Provided entries Start Marker

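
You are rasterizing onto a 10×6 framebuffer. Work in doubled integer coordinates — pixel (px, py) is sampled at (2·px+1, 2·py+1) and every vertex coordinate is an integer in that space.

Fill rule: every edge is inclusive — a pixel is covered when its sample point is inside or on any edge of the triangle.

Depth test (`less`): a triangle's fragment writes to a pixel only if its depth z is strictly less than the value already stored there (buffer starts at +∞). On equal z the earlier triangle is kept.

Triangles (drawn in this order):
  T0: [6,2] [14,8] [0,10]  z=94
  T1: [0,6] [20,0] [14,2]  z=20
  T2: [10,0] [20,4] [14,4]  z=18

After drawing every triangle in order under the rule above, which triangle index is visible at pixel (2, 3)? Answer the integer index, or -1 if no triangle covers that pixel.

T0:
  2·area = 100
  edge (6, 2)→(14, 8): d=(8,6) inclusive
  edge (14, 8)→(0, 10): d=(-14,2) inclusive
  edge (0, 10)→(6, 2): d=(6,-8) inclusive
    (3,1)@(7, 3): e=[2,84,14] → █
    (4,1)@(9, 3): e=[-10,80,30] → ·
    (2,2)@(5, 5): e=[30,60,10] → █
    (4,2)@(9, 5): e=[6,52,42] → █
    (5,2)@(11, 5): e=[-6,48,58] → ·
    (1,3)@(3, 7): e=[58,36,6] → █
    (5,3)@(11, 7): e=[10,20,70] → █
    (6,3)@(13, 7): e=[-2,16,86] → ·
    (0,4)@(1, 9): e=[86,12,2] → █
    (3,4)@(7, 9): e=[50,0,50] → █  [on edge]
    (4,4)@(9, 9): e=[38,-4,66] → ·
    (5,4)@(11, 9): e=[26,-8,82] → ·
  covered (13 px):
    · · · · · · · · · ·
    · · · █ · · · · · ·
    · · █ █ █ · · · · ·
    · █ █ █ █ █ · · · ·
    █ █ █ █ · · · · · ·
    · · · · · · · · · ·
T1:
  2·area = 4
  edge (0, 6)→(20, 0): d=(20,-6) inclusive
  edge (20, 0)→(14, 2): d=(-6,2) inclusive
  edge (14, 2)→(0, 6): d=(-14,4) inclusive
    (8,0)@(17, 1): e=[2,0,2] → █  [on edge]
    (9,0)@(19, 1): e=[14,-4,-6] → ·
    (5,1)@(11, 3): e=[6,0,-2] → ·  [on edge]
    (8,1)@(17, 3): e=[42,-12,-26] → ·
    (2,2)@(5, 5): e=[10,0,-6] → ·  [on edge]
  covered (1 px):
    · · · · · · · · █ ·
    · · · · · · · · · ·
    · · · · · · · · · ·
    · · · · · · · · · ·
    · · · · · · · · · ·
    · · · · · · · · · ·
T2:
  2·area = 24
  edge (10, 0)→(20, 4): d=(10,4) inclusive
  edge (20, 4)→(14, 4): d=(-6,0) inclusive
  edge (14, 4)→(10, 0): d=(-4,-4) inclusive
    (5,0)@(11, 1): e=[6,18,0] → █  [on edge]
    (6,0)@(13, 1): e=[-2,18,8] → ·
    (5,1)@(11, 3): e=[26,6,-8] → ·
    (6,1)@(13, 3): e=[18,6,0] → █  [on edge]
    (7,1)@(15, 3): e=[10,6,8] → █
    (8,1)@(17, 3): e=[2,6,16] → █
    (9,1)@(19, 3): e=[-6,6,24] → ·
    (6,2)@(13, 5): e=[38,-6,-8] → ·
    (7,2)@(15, 5): e=[30,-6,0] → ·  [on edge]
    (8,2)@(17, 5): e=[22,-6,8] → ·
    (8,3)@(17, 7): e=[42,-18,0] → ·  [on edge]
    (9,4)@(19, 9): e=[54,-30,0] → ·  [on edge]
  covered (4 px):
    · · · · · █ · · · ·
    · · · · · · █ █ █ ·
    · · · · · · · · · ·
    · · · · · · · · · ·
    · · · · · · · · · ·
    · · · · · · · · · ·

Z-buffer (winner per pixel, '.' = empty):
  . . . . . 2 . . 1 .
  . . . 0 . . 2 2 2 .
  . . 0 0 0 . . . . .
  . 0 0 0 0 0 . . . .
  0 0 0 0 . . . . . .
  . . . . . . . . . .

Answer: 0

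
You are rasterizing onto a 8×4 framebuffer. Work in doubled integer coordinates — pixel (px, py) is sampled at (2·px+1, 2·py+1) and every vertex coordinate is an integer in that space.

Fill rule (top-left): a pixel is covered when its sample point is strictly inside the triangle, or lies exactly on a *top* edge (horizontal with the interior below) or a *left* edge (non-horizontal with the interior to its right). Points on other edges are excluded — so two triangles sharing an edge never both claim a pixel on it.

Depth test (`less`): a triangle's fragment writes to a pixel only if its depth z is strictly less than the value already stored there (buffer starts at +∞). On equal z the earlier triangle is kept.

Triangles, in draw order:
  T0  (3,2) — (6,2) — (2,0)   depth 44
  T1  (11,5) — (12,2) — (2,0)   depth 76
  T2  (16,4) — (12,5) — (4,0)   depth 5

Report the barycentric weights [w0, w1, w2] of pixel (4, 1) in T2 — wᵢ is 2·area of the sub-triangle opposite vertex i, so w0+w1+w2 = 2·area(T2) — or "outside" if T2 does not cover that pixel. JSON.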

Provided entries End Marker

- _Directions for this task_
Count how many lines of the data include the word "space". Your reply should be that number alone.

- _Written response_
2